- Your task -
The reply should consist of the entire listing, word for word.

- Source material -
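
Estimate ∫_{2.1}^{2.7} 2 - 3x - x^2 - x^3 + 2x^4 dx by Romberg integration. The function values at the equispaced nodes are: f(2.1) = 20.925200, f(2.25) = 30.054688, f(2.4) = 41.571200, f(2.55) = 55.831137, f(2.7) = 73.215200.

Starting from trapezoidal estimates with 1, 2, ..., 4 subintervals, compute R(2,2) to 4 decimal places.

26.0412

R(0,0) (trapezoid, 1 panel, h=0.6000): 28.242120
R(1,0) (trapezoid, 2 panels, h=0.3000): 26.592420
R(2,0) (trapezoid, 4 panels, h=0.1500): 26.179084
R(1,1) = 26.592420 + (26.592420 − 28.242120)/3 = 26.042520
R(2,1) = 26.179084 + (26.179084 − 26.592420)/3 = 26.041305
R(2,2) = 26.041305 + (26.041305 − 26.042520)/15 = 26.041224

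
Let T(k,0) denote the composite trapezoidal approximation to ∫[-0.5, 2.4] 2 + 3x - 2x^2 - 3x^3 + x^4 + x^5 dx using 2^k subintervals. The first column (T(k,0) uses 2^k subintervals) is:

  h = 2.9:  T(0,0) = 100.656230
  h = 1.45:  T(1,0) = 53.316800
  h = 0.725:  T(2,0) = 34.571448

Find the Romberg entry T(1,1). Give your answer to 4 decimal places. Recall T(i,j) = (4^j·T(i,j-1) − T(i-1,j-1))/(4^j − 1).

37.5370

Richardson extrapolation on the trapezoidal column (denominator 4−1=3):
T(1,1) = (4·53.316800 − 100.656230) / 3 = 37.536990
(Column j=1 coincides with Simpson's rule on the same nodes.)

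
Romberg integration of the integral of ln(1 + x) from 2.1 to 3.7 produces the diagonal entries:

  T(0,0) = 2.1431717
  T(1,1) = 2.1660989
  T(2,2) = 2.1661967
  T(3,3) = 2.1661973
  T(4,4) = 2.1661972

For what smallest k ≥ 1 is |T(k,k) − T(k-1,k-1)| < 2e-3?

k = 2

|T(1,1) − T(0,0)| = 0.0229272 ≥ 2e-3
|T(2,2) − T(1,1)| = 0.0000978 < 2e-3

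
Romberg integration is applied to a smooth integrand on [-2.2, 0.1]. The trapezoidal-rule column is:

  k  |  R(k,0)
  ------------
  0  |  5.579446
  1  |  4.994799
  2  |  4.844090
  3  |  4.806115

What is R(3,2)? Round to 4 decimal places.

4.7934

Richardson extrapolation on the trapezoidal column (denominator 4−1=3):
R(2,1) = 4.844090 + (4.844090 − 4.994799)/3 = 4.793854
R(3,1) = (4·4.806115 − 4.844090) / 3 = 4.793457
R(3,2) = 4.793457 + (4.793457 − 4.793854)/15 = 4.793431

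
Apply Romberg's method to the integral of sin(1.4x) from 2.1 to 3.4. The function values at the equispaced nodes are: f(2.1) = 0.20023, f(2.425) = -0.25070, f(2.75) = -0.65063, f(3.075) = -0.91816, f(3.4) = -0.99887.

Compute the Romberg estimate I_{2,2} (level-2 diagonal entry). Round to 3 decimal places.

-0.734

I_{0,0} (trapezoid, 1 panel, h=1.3000): -0.51912
I_{1,0} (trapezoid, 2 panels, h=0.6500): -0.68247
I_{2,0} (trapezoid, 4 panels, h=0.3250): -0.72111
I_{1,1} = -0.68247 + (-0.68247 − (-0.51912))/3 = -0.73692
I_{2,1} = -0.72111 + (-0.72111 − (-0.68247))/3 = -0.73399
I_{2,2} = -0.73399 + (-0.73399 − (-0.73692))/15 = -0.73379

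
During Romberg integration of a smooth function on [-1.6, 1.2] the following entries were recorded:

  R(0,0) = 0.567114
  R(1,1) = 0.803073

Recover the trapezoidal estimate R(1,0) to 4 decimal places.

From R(1,1) = (4·R(1,0) − R(0,0))/3, solve for R(1,0):
4·R(1,0) = 3·0.803073 + 0.567114 = 2.976333
R(1,0) = 0.744083

0.7441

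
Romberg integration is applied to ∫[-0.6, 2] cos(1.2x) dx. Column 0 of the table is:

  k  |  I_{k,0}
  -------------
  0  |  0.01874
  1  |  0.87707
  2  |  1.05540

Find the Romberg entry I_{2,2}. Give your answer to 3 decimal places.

1.112

Richardson extrapolation on the trapezoidal column (denominator 4−1=3):
I_{1,1} = 0.87707 + (0.87707 − 0.01874)/3 = 1.16318
I_{2,1} = 1.05540 + (1.05540 − 0.87707)/3 = 1.11484
I_{2,2} = (16·1.11484 − 1.16318) / 15 = 1.11162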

- Reply -
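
Estimate ∫_{2.1}^{2.7} 2 - 3x - x^2 - x^3 + 2x^4 dx by Romberg integration. The function values at the equispaced nodes are: f(2.1) = 20.925200, f(2.25) = 30.054688, f(2.4) = 41.571200, f(2.55) = 55.831137, f(2.7) = 73.215200.

Starting from trapezoidal estimates with 1, 2, ..., 4 subintervals, compute R(2,2) to 4 decimal places.

26.0412

R(0,0) (trapezoid, 1 panel, h=0.6000): 28.242120
R(1,0) (trapezoid, 2 panels, h=0.3000): 26.592420
R(2,0) (trapezoid, 4 panels, h=0.1500): 26.179084
R(1,1) = 26.592420 + (26.592420 − 28.242120)/3 = 26.042520
R(2,1) = 26.179084 + (26.179084 − 26.592420)/3 = 26.041305
R(2,2) = 26.041305 + (26.041305 − 26.042520)/15 = 26.041224

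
Let T(k,0) denote the composite trapezoidal approximation to ∫[-0.5, 2.4] 2 + 3x - 2x^2 - 3x^3 + x^4 + x^5 dx using 2^k subintervals. The first column (T(k,0) uses 2^k subintervals) is:

  h = 2.9:  T(0,0) = 100.656230
  h = 1.45:  T(1,0) = 53.316800
  h = 0.725:  T(2,0) = 34.571448

Find the Romberg entry T(1,1). Give your answer to 4 decimal places. Recall T(i,j) = (4^j·T(i,j-1) − T(i-1,j-1))/(4^j − 1).

37.5370

Richardson extrapolation on the trapezoidal column (denominator 4−1=3):
T(1,1) = (4·53.316800 − 100.656230) / 3 = 37.536990
(Column j=1 coincides with Simpson's rule on the same nodes.)

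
Romberg integration of the integral of ln(1 + x) from 2.1 to 3.7 produces the diagonal entries:

  T(0,0) = 2.1431717
  T(1,1) = 2.1660989
  T(2,2) = 2.1661967
  T(3,3) = 2.1661973
  T(4,4) = 2.1661972

For what smallest k ≥ 1 is |T(k,k) − T(k-1,k-1)| < 2e-3?

k = 2

|T(1,1) − T(0,0)| = 0.0229272 ≥ 2e-3
|T(2,2) − T(1,1)| = 0.0000978 < 2e-3

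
Romberg integration is applied to a smooth integrand on [-2.2, 0.1]. The trapezoidal-rule column is:

  k  |  R(k,0)
  ------------
  0  |  5.579446
  1  |  4.994799
  2  |  4.844090
  3  |  4.806115

What is R(3,2)? Round to 4 decimal places.

4.7934

Richardson extrapolation on the trapezoidal column (denominator 4−1=3):
R(2,1) = 4.844090 + (4.844090 − 4.994799)/3 = 4.793854
R(3,1) = (4·4.806115 − 4.844090) / 3 = 4.793457
R(3,2) = 4.793457 + (4.793457 − 4.793854)/15 = 4.793431

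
Apply Romberg's method to the integral of sin(1.4x) from 2.1 to 3.4. The function values at the equispaced nodes are: f(2.1) = 0.20023, f(2.425) = -0.25070, f(2.75) = -0.65063, f(3.075) = -0.91816, f(3.4) = -0.99887.

Compute the Romberg estimate I_{2,2} (level-2 diagonal entry). Round to 3 decimal places.

-0.734

I_{0,0} (trapezoid, 1 panel, h=1.3000): -0.51912
I_{1,0} (trapezoid, 2 panels, h=0.6500): -0.68247
I_{2,0} (trapezoid, 4 panels, h=0.3250): -0.72111
I_{1,1} = -0.68247 + (-0.68247 − (-0.51912))/3 = -0.73692
I_{2,1} = -0.72111 + (-0.72111 − (-0.68247))/3 = -0.73399
I_{2,2} = -0.73399 + (-0.73399 − (-0.73692))/15 = -0.73379

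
During Romberg integration of a smooth function on [-1.6, 1.2] the following entries were recorded:

  R(0,0) = 0.567114
  R(1,1) = 0.803073

Recover the trapezoidal estimate R(1,0) to 4 decimal places.

From R(1,1) = (4·R(1,0) − R(0,0))/3, solve for R(1,0):
4·R(1,0) = 3·0.803073 + 0.567114 = 2.976333
R(1,0) = 0.744083

0.7441

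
Romberg integration is applied to ∫[-0.6, 2] cos(1.2x) dx. Column 0 of the table is:

  k  |  I_{k,0}
  -------------
  0  |  0.01874
  1  |  0.87707
  2  |  1.05540

Find the Romberg entry I_{2,2}. Give your answer to 3 decimal places.

1.112

Richardson extrapolation on the trapezoidal column (denominator 4−1=3):
I_{1,1} = 0.87707 + (0.87707 − 0.01874)/3 = 1.16318
I_{2,1} = 1.05540 + (1.05540 − 0.87707)/3 = 1.11484
I_{2,2} = (16·1.11484 − 1.16318) / 15 = 1.11162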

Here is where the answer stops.